**Task goal**
Output exactly the lines from the one with "A prop in a temporary shoring system of" through the last line of the data below, both included, and nothing more.

**Record excerpts**
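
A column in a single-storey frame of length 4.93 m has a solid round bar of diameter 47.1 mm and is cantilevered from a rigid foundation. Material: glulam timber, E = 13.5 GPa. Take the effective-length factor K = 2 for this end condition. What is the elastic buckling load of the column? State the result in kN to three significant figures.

P_cr ≈ 0.331 kN

I = πd⁴/64 = π×47.1⁴/64 = 2.416×10^5 mm⁴
I = 2.416×10^5 mm⁴ = 2.416×10^-7 m⁴
Effective length L_e = K·L = 2 × 4.93 = 9.860 m
P_cr = π²EI / L_e² = π² × 13.5×10⁹ × 2.416×10^-7 / 9.860² = 331.1 N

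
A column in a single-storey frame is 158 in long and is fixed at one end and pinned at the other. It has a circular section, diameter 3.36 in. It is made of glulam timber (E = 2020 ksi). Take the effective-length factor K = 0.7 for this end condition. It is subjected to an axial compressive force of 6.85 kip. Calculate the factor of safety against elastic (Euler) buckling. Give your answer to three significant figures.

n ≈ 1.49

I = πd⁴/64 = π×3.36⁴/64 = 6.256 in⁴
Effective length L_e = K·L = 0.7 × 158 = 110.6 in
P_cr = π²EI / L_e² = π² × 2020×10³ × 6.256 / 110.6² = 1.020×10^4 lb
Factor of safety n = P_cr / P = 10.197 / 6.85 = 1.49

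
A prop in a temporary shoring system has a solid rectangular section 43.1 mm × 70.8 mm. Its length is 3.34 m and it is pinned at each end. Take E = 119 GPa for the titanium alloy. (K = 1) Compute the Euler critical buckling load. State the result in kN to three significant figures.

Buckling occurs about the weak axis: I_min = h·b³/12 with b = 43.1 mm (the shorter side).
I_min = 70.8×43.1³/12 = 4.724×10^5 mm⁴
I = 4.724×10^5 mm⁴ = 4.724×10^-7 m⁴
Effective length L_e = K·L = 1 × 3.34 = 3.340 m
P_cr = π²EI / L_e² = π² × 119×10⁹ × 4.724×10^-7 / 3.340² = 4.973×10^4 N

P_cr ≈ 49.7 kN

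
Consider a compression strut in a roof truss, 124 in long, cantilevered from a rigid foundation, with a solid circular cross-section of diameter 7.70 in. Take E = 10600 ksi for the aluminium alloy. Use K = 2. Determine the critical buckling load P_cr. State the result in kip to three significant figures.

I = πd⁴/64 = π×7.70⁴/64 = 172.6 in⁴
Effective length L_e = K·L = 2 × 124 = 248.0 in
P_cr = π²EI / L_e² = π² × 10600×10³ × 172.6 / 248.0² = 2.935×10^5 lb

P_cr ≈ 294 kip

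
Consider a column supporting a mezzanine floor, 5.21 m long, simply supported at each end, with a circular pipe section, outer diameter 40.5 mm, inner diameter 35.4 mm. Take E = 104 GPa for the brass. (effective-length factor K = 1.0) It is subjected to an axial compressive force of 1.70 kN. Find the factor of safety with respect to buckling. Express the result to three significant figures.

n ≈ 1.22

d_o = 40.5 mm, d_i = 35.4 mm
I = π(d_o⁴ − d_i⁴)/64 = π(40.5⁴ − 35.40⁴)/64 = 5.498×10^4 mm⁴
I = 5.498×10^4 mm⁴ = 5.498×10^-8 m⁴
Effective length L_e = K·L = 1 × 5.21 = 5.210 m
P_cr = π²EI / L_e² = π² × 104×10⁹ × 5.498×10^-8 / 5.210² = 2.079×10^3 N
Factor of safety n = P_cr / P = 2.0790 / 1.70 = 1.22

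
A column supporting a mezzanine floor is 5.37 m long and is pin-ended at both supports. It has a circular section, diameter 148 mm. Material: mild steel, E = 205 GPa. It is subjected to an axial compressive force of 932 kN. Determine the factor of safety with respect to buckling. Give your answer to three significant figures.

I = πd⁴/64 = π×148⁴/64 = 2.355×10^7 mm⁴
I = 2.355×10^7 mm⁴ = 2.355×10^-5 m⁴
Effective length L_e = K·L = 1 × 5.37 = 5.370 m
P_cr = π²EI / L_e² = π² × 205×10⁹ × 2.355×10^-5 / 5.370² = 1.652×10^6 N
Factor of safety n = P_cr / P = 1652.4 / 932 = 1.77

n ≈ 1.77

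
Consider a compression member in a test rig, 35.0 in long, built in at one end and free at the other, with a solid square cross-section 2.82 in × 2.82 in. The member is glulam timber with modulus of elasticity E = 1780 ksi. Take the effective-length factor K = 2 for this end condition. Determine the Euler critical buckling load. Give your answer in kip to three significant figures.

P_cr ≈ 18.9 kip

I = a⁴/12 = 2.82⁴/12 = 5.270 in⁴
Effective length L_e = K·L = 2 × 35.0 = 70.00 in
P_cr = π²EI / L_e² = π² × 1780×10³ × 5.270 / 70.00² = 1.889×10^4 lb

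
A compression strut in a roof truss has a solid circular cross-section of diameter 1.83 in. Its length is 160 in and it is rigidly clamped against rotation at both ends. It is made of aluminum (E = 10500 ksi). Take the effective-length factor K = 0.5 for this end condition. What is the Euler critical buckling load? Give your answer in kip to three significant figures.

P_cr ≈ 8.91 kip

I = πd⁴/64 = π×1.83⁴/64 = 0.5505 in⁴
Effective length L_e = K·L = 0.5 × 160 = 80.00 in
P_cr = π²EI / L_e² = π² × 10500×10³ × 0.5505 / 80.00² = 8.914×10^3 lb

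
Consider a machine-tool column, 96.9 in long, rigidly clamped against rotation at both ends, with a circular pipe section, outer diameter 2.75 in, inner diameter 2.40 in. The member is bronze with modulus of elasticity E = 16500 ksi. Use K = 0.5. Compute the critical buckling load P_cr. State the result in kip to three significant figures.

d_o = 2.75 in, d_i = 2.40 in
I = π(d_o⁴ − d_i⁴)/64 = π(2.75⁴ − 2.400⁴)/64 = 1.179 in⁴
Effective length L_e = K·L = 0.5 × 96.9 = 48.45 in
P_cr = π²EI / L_e² = π² × 16500×10³ × 1.179 / 48.45² = 8.178×10^4 lb

P_cr ≈ 81.8 kip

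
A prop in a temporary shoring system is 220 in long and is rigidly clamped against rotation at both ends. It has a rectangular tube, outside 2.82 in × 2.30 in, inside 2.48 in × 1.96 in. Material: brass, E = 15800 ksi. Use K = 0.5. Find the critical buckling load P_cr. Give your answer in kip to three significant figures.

Weak-axis I_min = (h_o·b_o³ − h_i·b_i³)/12 with b_o = 2.30, b_i = 1.960 in (shorter outer/inner sides).
I_min = (2.82×2.30³ − 2.480×1.960³)/12 = 1.303 in⁴
Effective length L_e = K·L = 0.5 × 220 = 110.0 in
P_cr = π²EI / L_e² = π² × 15800×10³ × 1.303 / 110.0² = 1.679×10^4 lb

P_cr ≈ 16.8 kip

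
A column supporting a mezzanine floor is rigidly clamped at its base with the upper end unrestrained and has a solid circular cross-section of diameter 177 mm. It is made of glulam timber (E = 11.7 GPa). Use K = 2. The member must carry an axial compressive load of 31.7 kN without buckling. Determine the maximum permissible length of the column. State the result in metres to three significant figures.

I = πd⁴/64 = π×177⁴/64 = 4.818×10^7 mm⁴
I = 4.818×10^-5 m⁴
At the buckling limit P_cr = P = 3.170×10^4 N
From P_cr = π²EI/(K·L)²:  L = (1/K)·√(π²EI/P_cr) = (1/2)·√(π²×1.17×10^10×4.818×10^-5/3.170×10^4)
L = 6.62 m

L_max ≈ 6.62 m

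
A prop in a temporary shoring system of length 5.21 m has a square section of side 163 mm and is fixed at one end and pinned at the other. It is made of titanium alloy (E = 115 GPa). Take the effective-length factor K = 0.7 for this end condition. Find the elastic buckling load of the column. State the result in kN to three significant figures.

I = a⁴/12 = 163⁴/12 = 5.883×10^7 mm⁴
I = 5.883×10^7 mm⁴ = 5.883×10^-5 m⁴
Effective length L_e = K·L = 0.7 × 5.21 = 3.647 m
P_cr = π²EI / L_e² = π² × 115×10⁹ × 5.883×10^-5 / 3.647² = 5.020×10^6 N

P_cr ≈ 5020 kN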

**Solution for this problem**
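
A prop in a temporary shoring system of length 5.21 m has a square section of side 163 mm and is fixed at one end and pinned at the other. It is made of titanium alloy (E = 115 GPa). Take the effective-length factor K = 0.7 for this end condition. Find the elastic buckling load of the column. State the result in kN to three significant figures.

I = a⁴/12 = 163⁴/12 = 5.883×10^7 mm⁴
I = 5.883×10^7 mm⁴ = 5.883×10^-5 m⁴
Effective length L_e = K·L = 0.7 × 5.21 = 3.647 m
P_cr = π²EI / L_e² = π² × 115×10⁹ × 5.883×10^-5 / 3.647² = 5.020×10^6 N

P_cr ≈ 5020 kN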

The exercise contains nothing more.